• _Action item_
Give back every entry below, unchanged.

• _Material for this exercise_
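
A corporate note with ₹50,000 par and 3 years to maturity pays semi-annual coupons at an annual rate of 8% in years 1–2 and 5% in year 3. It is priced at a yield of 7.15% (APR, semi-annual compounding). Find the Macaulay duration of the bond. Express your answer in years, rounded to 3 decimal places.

2.729 years

Periodic yield y = 0.03575. Discount each cash flow and weight by its period:
  t   CF        PV=CF/(1+0.03575)^t    t·PV
  1     2,000.00     1,930.9679     1,930.9679
  2     2,000.00     1,864.3185     3,728.6370
  3     2,000.00     1,799.9696     5,399.9088
  4     2,000.00     1,737.8418     6,951.3670
  5     1,250.00     1,048.6615     5,243.3073
  6    51,250.00    41,511.0977   249,066.5863
  Σ                 49,892.8569   272,320.7742
Price P = Σ PV = 49,892.8569.
Macaulay duration = Σ(t·PV) / P = 272,320.7742 / 49,892.8569 = 5.45811 half-year periods.
In years: 5.45811 / 2 = 2.72906 years.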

• _Result_
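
A corporate note with ₹50,000 par and 3 years to maturity pays semi-annual coupons at an annual rate of 8% in years 1–2 and 5% in year 3. It is priced at a yield of 7.15% (APR, semi-annual compounding). Find the Macaulay duration of the bond. Express your answer in years, rounded to 3 decimal places.

2.729 years

Periodic yield y = 0.03575. Discount each cash flow and weight by its period:
  t   CF        PV=CF/(1+0.03575)^t    t·PV
  1     2,000.00     1,930.9679     1,930.9679
  2     2,000.00     1,864.3185     3,728.6370
  3     2,000.00     1,799.9696     5,399.9088
  4     2,000.00     1,737.8418     6,951.3670
  5     1,250.00     1,048.6615     5,243.3073
  6    51,250.00    41,511.0977   249,066.5863
  Σ                 49,892.8569   272,320.7742
Price P = Σ PV = 49,892.8569.
Macaulay duration = Σ(t·PV) / P = 272,320.7742 / 49,892.8569 = 5.45811 half-year periods.
In years: 5.45811 / 2 = 2.72906 years.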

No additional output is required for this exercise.